(Records from a collection)

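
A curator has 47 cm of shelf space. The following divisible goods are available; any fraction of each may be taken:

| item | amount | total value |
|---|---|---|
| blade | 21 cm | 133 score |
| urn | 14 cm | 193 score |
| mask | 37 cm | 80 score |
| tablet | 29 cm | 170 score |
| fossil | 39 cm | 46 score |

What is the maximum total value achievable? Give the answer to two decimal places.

396.34

Take in order of value per unit:
- urn (193/14 per unit): all 14 → value 193, running total 193.00
- blade (133/21 per unit): all 21 → value 133, running total 326.00
- tablet (170/29 per unit): 12 of 29 → value 12×170/29 = 70.3448, running total 396.34
Total 396.34.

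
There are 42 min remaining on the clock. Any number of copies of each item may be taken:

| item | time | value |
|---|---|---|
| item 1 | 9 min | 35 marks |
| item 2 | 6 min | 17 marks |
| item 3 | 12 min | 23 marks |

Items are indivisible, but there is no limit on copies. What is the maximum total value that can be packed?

Best value-per-unit is item 1 at 35/9; filling with it alone gives 4×35 = 140.
Optimal mix: 4×item 1 + 1×item 2 → time 42, value 157.

157 marks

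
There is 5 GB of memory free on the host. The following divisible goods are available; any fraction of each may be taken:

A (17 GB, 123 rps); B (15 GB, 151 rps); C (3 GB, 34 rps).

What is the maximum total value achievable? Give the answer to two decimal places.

Take in order of value per unit:
- C (34/3 per unit): all 3 → value 34, running total 34.00
- B (151/15 per unit): 2 of 15 → value 2×151/15 = 20.1333, running total 54.13
Total 54.13.

54.13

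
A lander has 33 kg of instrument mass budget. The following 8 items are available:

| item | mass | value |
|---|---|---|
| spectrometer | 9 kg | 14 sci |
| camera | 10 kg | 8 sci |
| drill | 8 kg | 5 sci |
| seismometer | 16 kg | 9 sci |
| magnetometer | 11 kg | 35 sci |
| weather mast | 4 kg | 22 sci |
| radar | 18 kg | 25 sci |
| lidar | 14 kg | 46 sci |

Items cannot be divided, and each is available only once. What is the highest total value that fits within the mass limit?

103 sci

Check high-value combinations within 33 kg:
- magnetometer+weather mast+lidar: mass 11+4+14=29, value 35+22+46=103
- drill+magnetometer+lidar: mass 8+11+14=33, value 5+35+46=86
- spectrometer+weather mast+lidar: mass 9+4+14=27, value 14+22+46=82
- magnetometer+weather mast+radar: mass 11+4+18=33, value 35+22+25=82
- magnetometer+lidar: mass 11+14=25, value 35+46=81
Best: 103 sci.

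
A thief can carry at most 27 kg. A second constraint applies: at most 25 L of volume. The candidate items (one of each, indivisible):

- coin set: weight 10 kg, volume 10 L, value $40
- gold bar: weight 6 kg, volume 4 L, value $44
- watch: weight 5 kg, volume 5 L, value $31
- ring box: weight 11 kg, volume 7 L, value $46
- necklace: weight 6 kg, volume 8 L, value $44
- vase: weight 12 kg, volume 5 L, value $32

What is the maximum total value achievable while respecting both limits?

$134

Feasible sets respecting both limits:
- gold bar+ring box+necklace: weight 23, volume 19, value 134
- coin set+gold bar+ring box: weight 27, volume 21, value 130
- coin set+ring box+necklace: weight 27, volume 25, value 130
Best: $134.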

■ **ASSIGNMENT**
Return, please, the lines of the data from the first through the line containing "cm | 46 score |", both kept, exactly as they stand and nothing more.

■ **RESPONSE AREA**
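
A curator has 47 cm of shelf space. The following divisible goods are available; any fraction of each may be taken:

| item | amount | total value |
|---|---|---|
| blade | 21 cm | 133 score |
| urn | 14 cm | 193 score |
| mask | 37 cm | 80 score |
| tablet | 29 cm | 170 score |
| fossil | 39 cm | 46 score |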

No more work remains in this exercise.